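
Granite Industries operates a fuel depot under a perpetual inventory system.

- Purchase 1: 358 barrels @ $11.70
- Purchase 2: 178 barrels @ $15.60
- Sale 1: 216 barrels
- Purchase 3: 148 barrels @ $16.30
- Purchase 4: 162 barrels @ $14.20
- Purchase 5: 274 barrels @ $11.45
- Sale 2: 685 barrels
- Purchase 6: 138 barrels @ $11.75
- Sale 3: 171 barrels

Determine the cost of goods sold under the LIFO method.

Sale 1 (216) [LIFO — newest first]: 178 @ $15.60 + 38 @ $11.70 = $3,221.40
Sale 2 (685) [LIFO — newest first]: 274 @ $11.45 + 162 @ $14.20 + 148 @ $16.30 + 101 @ $11.70 = $9,031.80
Sale 3 (171) [LIFO — newest first]: 138 @ $11.75 + 33 @ $11.70 = $2,007.60
Total COGS = $3,221.40 + $9,031.80 + $2,007.60 = $14,260.80
Ending inventory: 186 @ $11.70 = $2,176.20

COGS = $14,260.80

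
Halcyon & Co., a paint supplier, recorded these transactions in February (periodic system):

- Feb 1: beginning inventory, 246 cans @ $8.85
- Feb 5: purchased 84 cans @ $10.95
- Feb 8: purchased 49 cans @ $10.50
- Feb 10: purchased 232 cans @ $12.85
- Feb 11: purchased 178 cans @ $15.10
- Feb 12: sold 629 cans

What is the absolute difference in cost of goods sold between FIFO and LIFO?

FIFO COGS: 246 @ $8.85 + 84 @ $10.95 + 49 @ $10.50 + 232 @ $12.85 + 18 @ $15.10 = $6,864.40
LIFO COGS: 178 @ $15.10 + 232 @ $12.85 + 49 @ $10.50 + 84 @ $10.95 + 86 @ $8.85 = $7,864.40
Difference = |$6,864.40 − $7,864.40| = $1,000.00

$1,000.00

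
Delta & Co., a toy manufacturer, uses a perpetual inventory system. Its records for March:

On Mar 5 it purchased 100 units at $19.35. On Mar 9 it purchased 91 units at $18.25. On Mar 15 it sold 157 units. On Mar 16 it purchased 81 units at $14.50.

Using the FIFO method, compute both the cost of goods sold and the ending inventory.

Mar 15, 157 sold [FIFO — oldest first]: 100 @ $19.35 + 57 @ $18.25 = $2,975.25
Ending inventory: 34 @ $18.25 + 81 @ $14.50 = $1,795.00

COGS = $2,975.25; ending inventory = $1,795.00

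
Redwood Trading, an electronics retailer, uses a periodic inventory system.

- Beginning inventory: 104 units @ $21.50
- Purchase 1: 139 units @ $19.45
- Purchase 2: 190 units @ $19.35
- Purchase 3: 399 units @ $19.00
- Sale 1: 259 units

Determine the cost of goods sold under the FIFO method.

Sale 1 (259) [FIFO — oldest first]: 104 @ $21.50 + 139 @ $19.45 + 16 @ $19.35 = $5,249.15
Ending inventory: 174 @ $19.35 + 399 @ $19.00 = $10,947.90

COGS = $5,249.15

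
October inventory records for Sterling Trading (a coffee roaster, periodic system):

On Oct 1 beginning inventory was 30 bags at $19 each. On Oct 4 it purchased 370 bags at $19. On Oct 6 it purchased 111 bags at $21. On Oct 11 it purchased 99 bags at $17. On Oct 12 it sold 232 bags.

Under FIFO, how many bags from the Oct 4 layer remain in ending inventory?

Oct 12, 232 sold [FIFO — oldest first]: 30 @ $19 + 202 @ $19 = $4,408
Ending inventory: 168 @ $19 + 111 @ $21 + 99 @ $17 = $7,206

168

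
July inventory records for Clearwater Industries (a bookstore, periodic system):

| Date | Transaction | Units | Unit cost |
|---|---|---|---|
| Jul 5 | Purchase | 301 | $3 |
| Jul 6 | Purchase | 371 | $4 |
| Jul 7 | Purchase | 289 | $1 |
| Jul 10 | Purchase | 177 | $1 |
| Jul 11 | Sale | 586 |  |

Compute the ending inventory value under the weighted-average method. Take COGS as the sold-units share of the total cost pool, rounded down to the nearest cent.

Jul 11, sell 586: 586/1138 × $2,853.00 → $1,469.11
Ending inventory (cost pool remaining) = $1,383.89

Ending inventory = $1,383.89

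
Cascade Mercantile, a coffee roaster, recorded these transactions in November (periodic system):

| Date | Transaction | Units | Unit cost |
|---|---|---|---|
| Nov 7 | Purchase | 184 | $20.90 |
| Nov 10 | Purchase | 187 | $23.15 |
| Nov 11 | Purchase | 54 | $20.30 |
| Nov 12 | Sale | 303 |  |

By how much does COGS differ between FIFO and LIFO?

FIFO COGS: 184 @ $20.90 + 119 @ $23.15 = $6,600.45
LIFO COGS: 54 @ $20.30 + 187 @ $23.15 + 62 @ $20.90 = $6,721.05
Difference = |$6,600.45 − $6,721.05| = $120.60

$120.60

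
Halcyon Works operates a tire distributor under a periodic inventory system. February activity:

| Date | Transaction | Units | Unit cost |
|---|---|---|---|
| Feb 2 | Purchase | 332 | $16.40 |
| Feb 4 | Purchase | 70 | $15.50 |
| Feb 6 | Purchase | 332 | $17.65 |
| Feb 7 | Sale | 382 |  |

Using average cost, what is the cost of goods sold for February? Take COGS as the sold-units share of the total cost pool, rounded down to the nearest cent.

COGS = $6,447.99

Feb 7, sell 382: 382/734 × $12,389.60 → $6,447.99
Ending inventory (cost pool remaining) = $5,941.61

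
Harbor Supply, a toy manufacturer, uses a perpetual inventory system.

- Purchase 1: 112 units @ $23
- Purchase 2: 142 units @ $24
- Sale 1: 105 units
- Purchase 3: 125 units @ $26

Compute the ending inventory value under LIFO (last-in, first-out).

Ending inventory = $6,714

Sale 1 (105) [LIFO — newest first]: 105 @ $24 = $2,520
Ending inventory: 112 @ $23 + 37 @ $24 + 125 @ $26 = $6,714
Check: goods available $9,234 = COGS $2,520 + ending $6,714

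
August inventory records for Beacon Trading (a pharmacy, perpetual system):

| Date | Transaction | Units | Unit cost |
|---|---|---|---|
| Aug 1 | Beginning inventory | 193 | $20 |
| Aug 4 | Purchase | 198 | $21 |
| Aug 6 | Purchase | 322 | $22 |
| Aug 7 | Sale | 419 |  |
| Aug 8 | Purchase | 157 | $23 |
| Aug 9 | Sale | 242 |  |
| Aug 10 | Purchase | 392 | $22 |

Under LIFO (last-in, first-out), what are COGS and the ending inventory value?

Aug 7, 419 sold [LIFO — newest first]: 322 @ $22 + 97 @ $21 = $9,121
Aug 9, 242 sold [LIFO — newest first]: 157 @ $23 + 85 @ $21 = $5,396
Total COGS = $9,121 + $5,396 = $14,517
Ending inventory: 193 @ $20 + 16 @ $21 + 392 @ $22 = $12,820

COGS = $14,517; ending inventory = $12,820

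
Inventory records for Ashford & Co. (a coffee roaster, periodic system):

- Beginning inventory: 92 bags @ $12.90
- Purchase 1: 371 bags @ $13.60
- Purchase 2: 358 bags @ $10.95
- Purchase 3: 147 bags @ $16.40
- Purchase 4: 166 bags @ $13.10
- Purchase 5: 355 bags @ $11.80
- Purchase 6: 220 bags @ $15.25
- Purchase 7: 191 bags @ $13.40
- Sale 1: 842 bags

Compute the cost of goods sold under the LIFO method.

Sale 1 (842) [LIFO — newest first]: 191 @ $13.40 + 220 @ $15.25 + 355 @ $11.80 + 76 @ $13.10 = $11,099.00
Ending inventory: 92 @ $12.90 + 371 @ $13.60 + 358 @ $10.95 + 147 @ $16.40 + 90 @ $13.10 = $13,742.30

COGS = $11,099.00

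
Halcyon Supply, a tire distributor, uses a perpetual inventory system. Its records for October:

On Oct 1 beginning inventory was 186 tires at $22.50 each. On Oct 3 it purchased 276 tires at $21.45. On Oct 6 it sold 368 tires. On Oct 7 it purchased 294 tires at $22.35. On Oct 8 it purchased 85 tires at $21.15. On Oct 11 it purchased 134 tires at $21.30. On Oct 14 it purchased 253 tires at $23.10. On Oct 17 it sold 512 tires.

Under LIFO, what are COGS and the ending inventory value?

Oct 6, 368 sold [LIFO — newest first]: 276 @ $21.45 + 92 @ $22.50 = $7,990.20
Oct 17, 512 sold [LIFO — newest first]: 253 @ $23.10 + 134 @ $21.30 + 85 @ $21.15 + 40 @ $22.35 = $11,390.25
Total COGS = $7,990.20 + $11,390.25 = $19,380.45
Ending inventory: 94 @ $22.50 + 254 @ $22.35 = $7,791.90

COGS = $19,380.45; ending inventory = $7,791.90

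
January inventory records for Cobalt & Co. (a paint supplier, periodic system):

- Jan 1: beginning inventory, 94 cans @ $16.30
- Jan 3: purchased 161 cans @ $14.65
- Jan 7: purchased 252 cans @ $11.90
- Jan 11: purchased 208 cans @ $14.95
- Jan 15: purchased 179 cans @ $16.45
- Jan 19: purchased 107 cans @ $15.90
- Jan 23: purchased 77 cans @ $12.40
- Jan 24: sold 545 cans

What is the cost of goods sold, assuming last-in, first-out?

COGS = $8,321.55

Jan 24, 545 sold [LIFO — newest first]: 77 @ $12.40 + 107 @ $15.90 + 179 @ $16.45 + 182 @ $14.95 = $8,321.55
Ending inventory: 94 @ $16.30 + 161 @ $14.65 + 252 @ $11.90 + 26 @ $14.95 = $7,278.35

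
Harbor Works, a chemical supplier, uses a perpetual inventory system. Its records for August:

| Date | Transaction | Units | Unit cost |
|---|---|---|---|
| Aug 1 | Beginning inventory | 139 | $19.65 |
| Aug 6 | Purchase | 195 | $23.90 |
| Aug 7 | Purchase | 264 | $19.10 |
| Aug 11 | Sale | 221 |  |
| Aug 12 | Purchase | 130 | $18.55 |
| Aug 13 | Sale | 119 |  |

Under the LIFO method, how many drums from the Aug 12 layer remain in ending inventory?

11

Aug 11, 221 sold [LIFO — newest first]: 221 @ $19.10 = $4,221.10
Aug 13, 119 sold [LIFO — newest first]: 119 @ $18.55 = $2,207.45
Total COGS = $4,221.10 + $2,207.45 = $6,428.55
Ending inventory: 139 @ $19.65 + 195 @ $23.90 + 43 @ $19.10 + 11 @ $18.55 = $8,417.20
Check: goods available $14,845.75 = COGS $6,428.55 + ending $8,417.20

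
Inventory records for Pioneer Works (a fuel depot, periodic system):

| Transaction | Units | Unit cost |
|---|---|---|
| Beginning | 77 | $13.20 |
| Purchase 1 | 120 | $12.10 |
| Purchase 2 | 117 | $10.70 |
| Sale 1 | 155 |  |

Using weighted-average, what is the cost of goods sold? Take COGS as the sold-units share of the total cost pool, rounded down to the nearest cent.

COGS = $1,836.45

Sale 1, sell 155: 155/314 × $3,720.30 → $1,836.45
Ending inventory (cost pool remaining) = $1,883.85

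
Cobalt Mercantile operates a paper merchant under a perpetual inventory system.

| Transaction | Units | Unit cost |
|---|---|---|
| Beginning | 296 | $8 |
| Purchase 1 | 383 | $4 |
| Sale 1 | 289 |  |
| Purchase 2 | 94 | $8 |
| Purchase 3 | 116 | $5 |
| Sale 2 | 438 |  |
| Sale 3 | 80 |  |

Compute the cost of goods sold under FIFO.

COGS = $4,822

Sale 1 (289) [FIFO — oldest first]: 289 @ $8 = $2,312
Sale 2 (438) [FIFO — oldest first]: 7 @ $8 + 383 @ $4 + 48 @ $8 = $1,972
Sale 3 (80) [FIFO — oldest first]: 46 @ $8 + 34 @ $5 = $538
Total COGS = $2,312 + $1,972 + $538 = $4,822
Ending inventory: 82 @ $5 = $410
Check: goods available $5,232 = COGS $4,822 + ending $410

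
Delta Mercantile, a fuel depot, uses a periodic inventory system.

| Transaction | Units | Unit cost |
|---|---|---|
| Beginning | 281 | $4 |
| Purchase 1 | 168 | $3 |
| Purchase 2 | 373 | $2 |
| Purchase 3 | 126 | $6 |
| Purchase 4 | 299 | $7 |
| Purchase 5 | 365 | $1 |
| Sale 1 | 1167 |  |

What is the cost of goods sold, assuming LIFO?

COGS = $3,972

Sale 1 (1167) [LIFO — newest first]: 365 @ $1 + 299 @ $7 + 126 @ $6 + 373 @ $2 + 4 @ $3 = $3,972
Ending inventory: 281 @ $4 + 164 @ $3 = $1,616
Check: goods available $5,588 = COGS $3,972 + ending $1,616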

● Task to carry out:
Your task is to extract the lines running from the one with "Sale 1 | 1167" to the end of the material, inclusive, copying each exactly and adding nothing.

● Result of this exercise:
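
| Sale 1 | 1167 |  |

What is the cost of goods sold, assuming LIFO?

COGS = $3,972

Sale 1 (1167) [LIFO — newest first]: 365 @ $1 + 299 @ $7 + 126 @ $6 + 373 @ $2 + 4 @ $3 = $3,972
Ending inventory: 281 @ $4 + 164 @ $3 = $1,616
Check: goods available $5,588 = COGS $3,972 + ending $1,616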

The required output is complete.